[Collected data entries]
****************************************

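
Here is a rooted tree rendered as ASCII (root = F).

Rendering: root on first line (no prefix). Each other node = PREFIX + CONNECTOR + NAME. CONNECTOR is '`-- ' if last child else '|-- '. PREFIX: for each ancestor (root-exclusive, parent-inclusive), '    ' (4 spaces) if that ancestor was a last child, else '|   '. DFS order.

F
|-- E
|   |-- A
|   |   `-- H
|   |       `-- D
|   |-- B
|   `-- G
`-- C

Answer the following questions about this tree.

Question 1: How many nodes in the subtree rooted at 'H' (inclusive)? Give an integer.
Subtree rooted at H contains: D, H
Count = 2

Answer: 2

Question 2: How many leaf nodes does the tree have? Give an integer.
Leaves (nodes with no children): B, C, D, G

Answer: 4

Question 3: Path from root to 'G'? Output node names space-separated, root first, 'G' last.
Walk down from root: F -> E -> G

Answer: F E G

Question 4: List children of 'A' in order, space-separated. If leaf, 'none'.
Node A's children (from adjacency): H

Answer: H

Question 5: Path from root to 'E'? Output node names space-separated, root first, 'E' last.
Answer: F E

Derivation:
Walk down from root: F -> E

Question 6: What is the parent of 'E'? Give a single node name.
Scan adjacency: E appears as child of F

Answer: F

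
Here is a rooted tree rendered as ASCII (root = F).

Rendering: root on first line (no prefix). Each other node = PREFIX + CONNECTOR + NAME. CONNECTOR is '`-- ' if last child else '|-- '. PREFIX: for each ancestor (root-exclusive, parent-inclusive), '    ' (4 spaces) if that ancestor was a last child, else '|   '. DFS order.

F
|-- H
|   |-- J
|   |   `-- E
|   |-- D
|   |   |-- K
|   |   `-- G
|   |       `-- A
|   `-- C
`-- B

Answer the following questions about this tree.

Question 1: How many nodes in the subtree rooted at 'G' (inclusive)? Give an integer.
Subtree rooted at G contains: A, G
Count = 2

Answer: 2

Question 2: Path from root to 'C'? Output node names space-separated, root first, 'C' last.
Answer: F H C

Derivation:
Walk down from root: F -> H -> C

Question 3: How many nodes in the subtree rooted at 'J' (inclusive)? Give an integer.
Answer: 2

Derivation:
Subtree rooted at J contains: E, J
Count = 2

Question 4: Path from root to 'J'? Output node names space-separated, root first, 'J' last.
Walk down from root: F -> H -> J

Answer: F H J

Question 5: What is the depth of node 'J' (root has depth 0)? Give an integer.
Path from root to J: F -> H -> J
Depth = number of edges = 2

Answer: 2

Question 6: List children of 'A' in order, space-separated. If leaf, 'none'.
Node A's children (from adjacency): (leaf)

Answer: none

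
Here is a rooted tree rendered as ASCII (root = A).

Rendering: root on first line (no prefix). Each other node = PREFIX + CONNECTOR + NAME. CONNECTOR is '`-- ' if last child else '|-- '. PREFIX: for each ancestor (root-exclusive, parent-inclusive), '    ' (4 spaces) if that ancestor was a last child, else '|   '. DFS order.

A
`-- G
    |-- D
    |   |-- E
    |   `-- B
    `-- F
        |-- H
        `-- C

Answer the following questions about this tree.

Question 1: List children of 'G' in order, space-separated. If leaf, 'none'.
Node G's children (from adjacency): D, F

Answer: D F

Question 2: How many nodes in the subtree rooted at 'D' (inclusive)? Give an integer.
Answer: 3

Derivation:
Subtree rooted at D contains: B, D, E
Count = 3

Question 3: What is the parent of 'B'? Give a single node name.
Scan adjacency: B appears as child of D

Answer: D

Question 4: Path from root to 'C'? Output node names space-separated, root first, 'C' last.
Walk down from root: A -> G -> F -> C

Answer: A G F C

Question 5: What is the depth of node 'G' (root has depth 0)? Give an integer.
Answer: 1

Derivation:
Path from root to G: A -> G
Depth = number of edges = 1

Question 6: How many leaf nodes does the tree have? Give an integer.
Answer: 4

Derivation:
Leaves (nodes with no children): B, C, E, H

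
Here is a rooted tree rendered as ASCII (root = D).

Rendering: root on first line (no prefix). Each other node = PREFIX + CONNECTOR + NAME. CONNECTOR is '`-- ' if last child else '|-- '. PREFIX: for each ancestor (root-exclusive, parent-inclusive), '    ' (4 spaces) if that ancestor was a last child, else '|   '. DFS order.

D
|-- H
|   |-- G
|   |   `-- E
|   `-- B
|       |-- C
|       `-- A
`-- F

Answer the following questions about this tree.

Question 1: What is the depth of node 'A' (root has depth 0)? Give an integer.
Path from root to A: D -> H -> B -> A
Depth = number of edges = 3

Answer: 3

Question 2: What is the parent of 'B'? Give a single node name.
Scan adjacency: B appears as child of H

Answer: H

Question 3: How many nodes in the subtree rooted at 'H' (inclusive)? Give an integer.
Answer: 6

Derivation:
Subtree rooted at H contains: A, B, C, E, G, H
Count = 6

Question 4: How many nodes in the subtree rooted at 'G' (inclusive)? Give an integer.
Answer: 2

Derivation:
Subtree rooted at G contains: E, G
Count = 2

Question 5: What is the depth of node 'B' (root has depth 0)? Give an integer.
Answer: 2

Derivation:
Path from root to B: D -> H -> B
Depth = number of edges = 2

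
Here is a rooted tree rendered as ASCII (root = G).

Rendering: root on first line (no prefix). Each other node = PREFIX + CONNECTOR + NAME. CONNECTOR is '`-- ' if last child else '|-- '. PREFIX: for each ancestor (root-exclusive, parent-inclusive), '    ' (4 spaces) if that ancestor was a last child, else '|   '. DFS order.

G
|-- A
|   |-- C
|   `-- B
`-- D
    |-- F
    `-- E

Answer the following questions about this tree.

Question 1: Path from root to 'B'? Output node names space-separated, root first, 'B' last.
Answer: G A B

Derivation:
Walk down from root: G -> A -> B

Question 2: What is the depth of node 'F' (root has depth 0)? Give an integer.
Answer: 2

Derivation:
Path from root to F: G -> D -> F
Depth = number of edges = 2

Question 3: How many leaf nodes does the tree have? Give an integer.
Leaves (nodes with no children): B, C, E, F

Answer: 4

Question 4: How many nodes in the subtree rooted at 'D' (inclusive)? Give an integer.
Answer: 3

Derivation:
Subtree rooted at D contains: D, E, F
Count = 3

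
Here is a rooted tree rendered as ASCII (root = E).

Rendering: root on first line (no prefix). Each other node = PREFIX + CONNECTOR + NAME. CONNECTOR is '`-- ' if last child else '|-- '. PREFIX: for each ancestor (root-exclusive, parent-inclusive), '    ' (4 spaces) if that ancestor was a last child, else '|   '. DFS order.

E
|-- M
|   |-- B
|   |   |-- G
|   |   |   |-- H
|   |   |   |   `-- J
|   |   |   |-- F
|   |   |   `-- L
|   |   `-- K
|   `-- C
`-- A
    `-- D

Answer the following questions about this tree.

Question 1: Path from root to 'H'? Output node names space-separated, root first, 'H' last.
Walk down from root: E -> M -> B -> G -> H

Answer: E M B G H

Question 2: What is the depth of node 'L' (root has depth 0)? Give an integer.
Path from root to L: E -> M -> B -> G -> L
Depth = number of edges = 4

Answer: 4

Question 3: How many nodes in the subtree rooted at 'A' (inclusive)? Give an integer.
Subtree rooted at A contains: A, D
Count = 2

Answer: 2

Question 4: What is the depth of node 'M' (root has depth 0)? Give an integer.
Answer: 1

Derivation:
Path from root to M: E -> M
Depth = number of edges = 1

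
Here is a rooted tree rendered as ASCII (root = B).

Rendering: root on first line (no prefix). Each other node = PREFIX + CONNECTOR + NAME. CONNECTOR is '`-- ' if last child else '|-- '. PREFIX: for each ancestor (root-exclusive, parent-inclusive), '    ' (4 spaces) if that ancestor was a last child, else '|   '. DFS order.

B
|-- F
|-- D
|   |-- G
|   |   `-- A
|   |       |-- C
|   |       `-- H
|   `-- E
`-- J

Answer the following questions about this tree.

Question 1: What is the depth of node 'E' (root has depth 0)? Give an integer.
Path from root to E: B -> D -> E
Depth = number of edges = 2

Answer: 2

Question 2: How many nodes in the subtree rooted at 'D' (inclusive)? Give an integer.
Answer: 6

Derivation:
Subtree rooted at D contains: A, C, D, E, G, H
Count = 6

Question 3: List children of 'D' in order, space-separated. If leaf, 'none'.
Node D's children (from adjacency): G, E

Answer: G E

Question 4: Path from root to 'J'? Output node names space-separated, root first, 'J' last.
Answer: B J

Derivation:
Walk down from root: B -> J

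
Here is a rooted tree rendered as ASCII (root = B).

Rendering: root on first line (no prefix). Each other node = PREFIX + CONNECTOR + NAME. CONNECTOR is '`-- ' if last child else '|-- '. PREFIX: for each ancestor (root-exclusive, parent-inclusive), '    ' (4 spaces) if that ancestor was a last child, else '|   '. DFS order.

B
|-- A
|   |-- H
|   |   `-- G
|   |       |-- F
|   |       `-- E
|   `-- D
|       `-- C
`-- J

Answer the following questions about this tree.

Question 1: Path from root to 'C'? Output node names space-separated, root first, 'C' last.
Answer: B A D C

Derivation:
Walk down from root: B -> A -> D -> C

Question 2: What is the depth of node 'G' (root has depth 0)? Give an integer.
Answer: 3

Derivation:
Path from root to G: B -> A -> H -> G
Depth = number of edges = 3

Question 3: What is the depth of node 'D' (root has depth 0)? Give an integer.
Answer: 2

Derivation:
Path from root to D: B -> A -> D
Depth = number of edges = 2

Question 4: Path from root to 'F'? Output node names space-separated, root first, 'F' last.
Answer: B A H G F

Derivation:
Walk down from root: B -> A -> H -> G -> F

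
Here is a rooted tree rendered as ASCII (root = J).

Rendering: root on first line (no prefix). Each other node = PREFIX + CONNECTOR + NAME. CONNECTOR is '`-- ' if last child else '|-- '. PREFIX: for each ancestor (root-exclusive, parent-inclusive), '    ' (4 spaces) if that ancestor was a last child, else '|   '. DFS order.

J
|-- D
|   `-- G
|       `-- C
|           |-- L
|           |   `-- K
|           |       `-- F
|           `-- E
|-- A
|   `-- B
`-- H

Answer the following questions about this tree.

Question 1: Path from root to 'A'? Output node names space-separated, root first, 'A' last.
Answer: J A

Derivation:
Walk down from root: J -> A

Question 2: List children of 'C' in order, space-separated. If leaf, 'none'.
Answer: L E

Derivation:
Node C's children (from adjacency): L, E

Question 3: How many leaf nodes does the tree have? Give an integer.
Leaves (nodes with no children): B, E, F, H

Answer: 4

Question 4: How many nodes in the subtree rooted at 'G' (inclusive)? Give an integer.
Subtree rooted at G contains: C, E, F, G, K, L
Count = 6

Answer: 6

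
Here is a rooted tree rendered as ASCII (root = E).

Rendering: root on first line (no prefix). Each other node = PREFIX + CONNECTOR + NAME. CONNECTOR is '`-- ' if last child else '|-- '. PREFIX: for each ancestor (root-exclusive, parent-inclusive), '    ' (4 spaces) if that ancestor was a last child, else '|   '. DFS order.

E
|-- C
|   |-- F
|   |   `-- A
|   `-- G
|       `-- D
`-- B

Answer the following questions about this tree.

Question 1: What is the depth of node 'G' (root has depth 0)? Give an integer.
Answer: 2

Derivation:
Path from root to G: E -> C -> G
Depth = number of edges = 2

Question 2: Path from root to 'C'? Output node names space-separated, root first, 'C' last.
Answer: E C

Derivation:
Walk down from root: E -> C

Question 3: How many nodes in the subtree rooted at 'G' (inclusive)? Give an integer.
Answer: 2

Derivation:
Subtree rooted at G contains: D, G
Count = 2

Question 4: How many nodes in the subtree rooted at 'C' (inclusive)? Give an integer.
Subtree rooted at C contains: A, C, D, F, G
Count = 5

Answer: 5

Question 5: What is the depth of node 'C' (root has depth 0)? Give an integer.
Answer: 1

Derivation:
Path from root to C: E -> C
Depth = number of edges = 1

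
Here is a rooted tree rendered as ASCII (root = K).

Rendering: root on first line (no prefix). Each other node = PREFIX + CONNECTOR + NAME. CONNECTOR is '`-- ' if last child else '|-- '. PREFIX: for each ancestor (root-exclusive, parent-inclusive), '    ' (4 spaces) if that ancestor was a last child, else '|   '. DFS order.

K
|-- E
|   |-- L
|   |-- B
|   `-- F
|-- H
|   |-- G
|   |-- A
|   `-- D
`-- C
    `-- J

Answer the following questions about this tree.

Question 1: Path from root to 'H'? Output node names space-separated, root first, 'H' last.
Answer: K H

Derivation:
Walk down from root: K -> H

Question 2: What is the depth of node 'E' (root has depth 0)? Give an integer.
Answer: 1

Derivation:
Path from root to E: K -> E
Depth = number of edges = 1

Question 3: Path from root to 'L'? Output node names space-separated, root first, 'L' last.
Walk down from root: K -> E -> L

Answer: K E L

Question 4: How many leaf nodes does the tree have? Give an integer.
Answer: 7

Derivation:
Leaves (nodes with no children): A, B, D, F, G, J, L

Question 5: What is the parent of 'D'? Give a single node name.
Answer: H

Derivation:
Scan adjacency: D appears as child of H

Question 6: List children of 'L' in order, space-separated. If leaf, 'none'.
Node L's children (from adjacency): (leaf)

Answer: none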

****************************************

## The problem
Give the number of lines above that include "ASCII". Write nothing else.

## The completed task
11